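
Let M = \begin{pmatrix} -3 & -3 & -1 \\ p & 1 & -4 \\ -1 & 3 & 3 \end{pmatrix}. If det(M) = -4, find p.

p = 9

Expanding along the row containing p, det(M) is linear in p: det(M) = (6)·p + (-58).
Set (6)·p + (-58) = -4  ⇒  (6)·p = 54  ⇒  p = 9.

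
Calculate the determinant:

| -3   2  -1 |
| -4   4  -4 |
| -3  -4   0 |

Expand along row 3:
  + (-3) · |2 -1; 4 -4| = (-3)·(-8 − (-4)) = 12
  − (-4) · |-3 -1; -4 -4| = −(-4)·(12 − 4) = 32
Sum: (12) + (32) = 44

44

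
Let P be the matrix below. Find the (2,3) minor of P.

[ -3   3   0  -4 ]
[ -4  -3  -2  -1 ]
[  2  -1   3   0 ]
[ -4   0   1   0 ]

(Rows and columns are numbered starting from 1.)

Delete row 2 and column 3; the remaining 3×3 submatrix is [-3 3 -4; 2 -1 0; -4 0 0].
Its determinant is 16.

16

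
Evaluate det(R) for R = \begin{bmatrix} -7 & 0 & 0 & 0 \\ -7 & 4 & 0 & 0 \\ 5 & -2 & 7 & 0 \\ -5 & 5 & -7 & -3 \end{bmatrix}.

|R| = 588

R is lower triangular, so det(R) is the product of the diagonal entries:
det = (-7) · (4) · (7) · (-3) = 588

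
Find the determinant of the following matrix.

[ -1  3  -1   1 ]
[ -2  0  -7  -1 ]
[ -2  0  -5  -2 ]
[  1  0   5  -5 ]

Expand along column 2 (it has 3 zeros):
  − (3) · M_12   where M_12 = det([-2 -7 -1; -2 -5 -2; 1 5 -5]) = 19
det = (-1)·(3)·(19) = -57

-57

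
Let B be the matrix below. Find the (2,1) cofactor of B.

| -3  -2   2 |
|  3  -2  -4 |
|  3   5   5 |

Delete row 2 and column 1; the remaining 2×2 submatrix is [-2 2; 5 5].
Its determinant is (-2)·5 − 2·5 = -20.
The cofactor carries sign (−1)^(2+1) = −1, so C_{2,1} = −(-20) = 20.

20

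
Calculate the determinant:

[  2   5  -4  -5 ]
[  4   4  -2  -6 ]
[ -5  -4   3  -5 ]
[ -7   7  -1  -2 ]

The determinant is -1292.

Expand along row 1:
  + (2) · M_11   where M_11 = det([4 -2 -6; -4 3 -5; 7 -1 -2]) = 144
  − (5) · M_12   where M_12 = det([4 -2 -6; -5 3 -5; -7 -1 -2]) = -250
  + (-4) · M_13   where M_13 = det([4 4 -6; -5 -4 -5; -7 7 -2]) = 650
  − (-5) · M_14   where M_14 = det([4 4 -2; -5 -4 3; -7 7 -1]) = -46
det = (+1)·(2)·(144) + (-1)·(5)·(-250) + (+1)·(-4)·(650) + (-1)·(-5)·(-46) = -1292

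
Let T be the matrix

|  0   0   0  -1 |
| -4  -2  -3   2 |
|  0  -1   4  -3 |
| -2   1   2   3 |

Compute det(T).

Expand along row 1 (it has 3 zeros):
  − (-1) · M_14   where M_14 = det([-4 -2 -3; 0 -1 4; -2 1 2]) = 46
det = (-1)·(-1)·(46) = 46

|T| = 46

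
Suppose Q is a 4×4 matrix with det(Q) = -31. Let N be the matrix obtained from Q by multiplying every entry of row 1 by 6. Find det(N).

|N| = -186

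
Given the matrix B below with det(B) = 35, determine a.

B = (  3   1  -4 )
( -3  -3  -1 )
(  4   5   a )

-2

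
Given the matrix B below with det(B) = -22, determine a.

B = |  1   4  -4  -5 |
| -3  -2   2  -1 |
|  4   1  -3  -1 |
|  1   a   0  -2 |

Expanding along the row containing a, det(B) is linear in a: det(B) = (18)·a + (68).
Set (18)·a + (68) = -22  ⇒  (18)·a = -90  ⇒  a = -5.

a = -5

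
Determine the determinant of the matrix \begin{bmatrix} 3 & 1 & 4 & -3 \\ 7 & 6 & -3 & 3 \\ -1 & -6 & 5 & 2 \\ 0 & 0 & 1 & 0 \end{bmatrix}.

-181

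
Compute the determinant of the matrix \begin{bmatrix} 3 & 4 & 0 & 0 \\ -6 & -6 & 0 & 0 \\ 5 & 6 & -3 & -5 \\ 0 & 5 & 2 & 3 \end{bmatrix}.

6

The matrix is block lower-triangular with a 2×2 block and a 2×2 block on the diagonal, so its determinant equals the product of the determinants of the diagonal blocks.
det of the 2×2 block = 6
det of the 2×2 block = 1
det = (6)·(1) = 6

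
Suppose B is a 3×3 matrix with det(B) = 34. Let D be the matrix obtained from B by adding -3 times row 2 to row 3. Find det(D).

Adding a multiple of one row to another leaves the determinant unchanged.
det(D) = (1)·(34) = 34

The determinant is 34.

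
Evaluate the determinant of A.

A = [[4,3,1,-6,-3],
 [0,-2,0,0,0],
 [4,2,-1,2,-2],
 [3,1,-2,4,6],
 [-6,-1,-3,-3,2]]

2110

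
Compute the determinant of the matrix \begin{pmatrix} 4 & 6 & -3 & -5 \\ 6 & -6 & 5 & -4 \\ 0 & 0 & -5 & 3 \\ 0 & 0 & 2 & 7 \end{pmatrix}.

2460

The matrix is block upper-triangular with a 2×2 block and a 2×2 block on the diagonal, so its determinant equals the product of the determinants of the diagonal blocks.
det of the 2×2 block = -60
det of the 2×2 block = -41
det = (-60)·(-41) = 2460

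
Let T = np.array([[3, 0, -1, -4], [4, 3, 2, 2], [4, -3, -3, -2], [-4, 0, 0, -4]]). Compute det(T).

det(T) = -12

Expand along row 4 (it has 2 zeros):
  − (-4) · M_41   where M_41 = det([0 -1 -4; 3 2 2; -3 -3 -2]) = 12
  + (-4) · M_44   where M_44 = det([3 0 -1; 4 3 2; 4 -3 -3]) = 15
det = (-1)·(-4)·(12) + (+1)·(-4)·(15) = -12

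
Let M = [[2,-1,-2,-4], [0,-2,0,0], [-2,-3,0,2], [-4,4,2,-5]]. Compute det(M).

Expand along row 2 (it has 3 zeros):
  + (-2) · M_22   where M_22 = det([2 -2 -4; -2 0 2; -4 2 -5]) = 44
det = (+1)·(-2)·(44) = -88

det(M) = -88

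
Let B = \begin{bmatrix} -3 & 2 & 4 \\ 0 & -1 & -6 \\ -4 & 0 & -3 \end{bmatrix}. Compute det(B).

det(B) = 23

Expand along row 2:
  + (-1) · |-3 4; -4 -3| = (-1)·(9 − (-16)) = -25
  − (-6) · |-3 2; -4 0| = −(-6)·(0 − (-8)) = 48
Sum: (-25) + (48) = 23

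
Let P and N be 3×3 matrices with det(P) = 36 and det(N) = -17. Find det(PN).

det(PN) = det(P)·det(N) = (36)·(-17) = -612

The determinant is -612.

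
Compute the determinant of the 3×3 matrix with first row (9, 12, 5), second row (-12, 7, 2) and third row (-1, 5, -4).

Expand along row 1:
  + 9 · |7 2; 5 -4| = 9·(-28 − 10) = -342
  − 12 · |-12 2; -1 -4| = −12·(48 − (-2)) = -600
  + 5 · |-12 7; -1 5| = 5·(-60 − (-7)) = -265
Sum: (-342) + (-600) + (-265) = -1207

-1207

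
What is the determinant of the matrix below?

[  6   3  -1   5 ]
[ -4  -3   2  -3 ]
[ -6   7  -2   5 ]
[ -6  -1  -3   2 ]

Expand along row 1:
  + (6) · M_11   where M_11 = det([-3 2 -3; 7 -2 5; -1 -3 2]) = -2
  − (3) · M_12   where M_12 = det([-4 2 -3; -6 -2 5; -6 -3 2]) = -98
  + (-1) · M_13   where M_13 = det([-4 -3 -3; -6 7 5; -6 -1 2]) = -166
  − (5) · M_14   where M_14 = det([-4 -3 2; -6 7 -2; -6 -1 -3]) = 206
det = (+1)·(6)·(-2) + (-1)·(3)·(-98) + (+1)·(-1)·(-166) + (-1)·(5)·(206) = -582

The determinant is -582.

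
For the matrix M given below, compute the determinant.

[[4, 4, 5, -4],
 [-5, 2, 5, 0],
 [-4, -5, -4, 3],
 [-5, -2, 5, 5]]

465

Expand along row 2 (it has 1 zero):
  − (-5) · M_21   where M_21 = det([4 5 -4; -5 -4 3; -2 5 5]) = 87
  + (2) · M_22   where M_22 = det([4 5 -4; -4 -4 3; -5 5 5]) = 45
  − (5) · M_23   where M_23 = det([4 4 -4; -4 -5 3; -5 -2 5]) = 12
det = (-1)·(-5)·(87) + (+1)·(2)·(45) + (-1)·(5)·(12) = 465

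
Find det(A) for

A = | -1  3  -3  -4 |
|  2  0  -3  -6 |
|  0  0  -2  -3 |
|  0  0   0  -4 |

The determinant is -48.

A is block upper-triangular with a 2×2 block and a 2×2 block on the diagonal, so its determinant equals the product of the determinants of the diagonal blocks.
det of the 2×2 block = -6
det of the 2×2 block = 8
det = (-6)·(8) = -48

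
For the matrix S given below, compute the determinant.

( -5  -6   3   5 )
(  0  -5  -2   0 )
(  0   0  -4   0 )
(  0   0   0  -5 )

S is upper triangular, so det(S) is the product of the diagonal entries:
det = (-5) · (-5) · (-4) · (-5) = 500

500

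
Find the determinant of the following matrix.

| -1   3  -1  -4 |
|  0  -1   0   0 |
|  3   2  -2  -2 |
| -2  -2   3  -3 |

The determinant is 45.

Expand along row 2 (it has 3 zeros):
  + (-1) · M_22   where M_22 = det([-1 -1 -4; 3 -2 -2; -2 3 -3]) = -45
det = (+1)·(-1)·(-45) = 45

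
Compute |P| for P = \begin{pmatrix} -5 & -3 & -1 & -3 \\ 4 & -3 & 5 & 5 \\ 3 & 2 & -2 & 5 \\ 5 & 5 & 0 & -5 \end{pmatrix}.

Expand along row 4 (it has 1 zero):
  − (5) · M_41   where M_41 = det([-3 -1 -3; -3 5 5; 2 -2 5]) = -118
  + (5) · M_42   where M_42 = det([-5 -1 -3; 4 5 5; 3 -2 5]) = -101
  + (-5) · M_44   where M_44 = det([-5 -3 -1; 4 -3 5; 3 2 -2]) = -66
det = (-1)·(5)·(-118) + (+1)·(5)·(-101) + (+1)·(-5)·(-66) = 415

det(P) = 415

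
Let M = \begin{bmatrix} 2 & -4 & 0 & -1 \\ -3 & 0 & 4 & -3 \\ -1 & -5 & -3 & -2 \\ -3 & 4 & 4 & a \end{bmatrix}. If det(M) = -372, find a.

Expanding along the column containing a, det(M) is linear in a: det(M) = (92)·a + (88).
Set (92)·a + (88) = -372  ⇒  (92)·a = -460  ⇒  a = -5.

a = -5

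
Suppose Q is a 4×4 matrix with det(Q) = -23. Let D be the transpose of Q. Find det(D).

-23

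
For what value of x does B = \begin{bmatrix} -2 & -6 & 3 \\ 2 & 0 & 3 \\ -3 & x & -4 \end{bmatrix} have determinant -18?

x = -2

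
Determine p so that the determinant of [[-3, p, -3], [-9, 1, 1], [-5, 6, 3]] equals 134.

Expanding along the column containing p, det(M) is linear in p: det(M) = (22)·p + (156).
Set (22)·p + (156) = 134  ⇒  (22)·p = -22  ⇒  p = -1.

-1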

_ _ _ _ _

▶ **WORK ORDER**:
Show the lines above that include "below".

▶ **TASK RESPONSE**:
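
Let P be the matrix below. Find the (2,3) minor of P.
Let B be the matrix below. Find the (2,1) cofactor of B.
Given the matrix B below with det(B) = 35, determine a.
Given the matrix B below with det(B) = -22, determine a.
What is the determinant of the matrix below?
For the matrix M given below, compute the determinant.
For the matrix S given below, compute the determinant.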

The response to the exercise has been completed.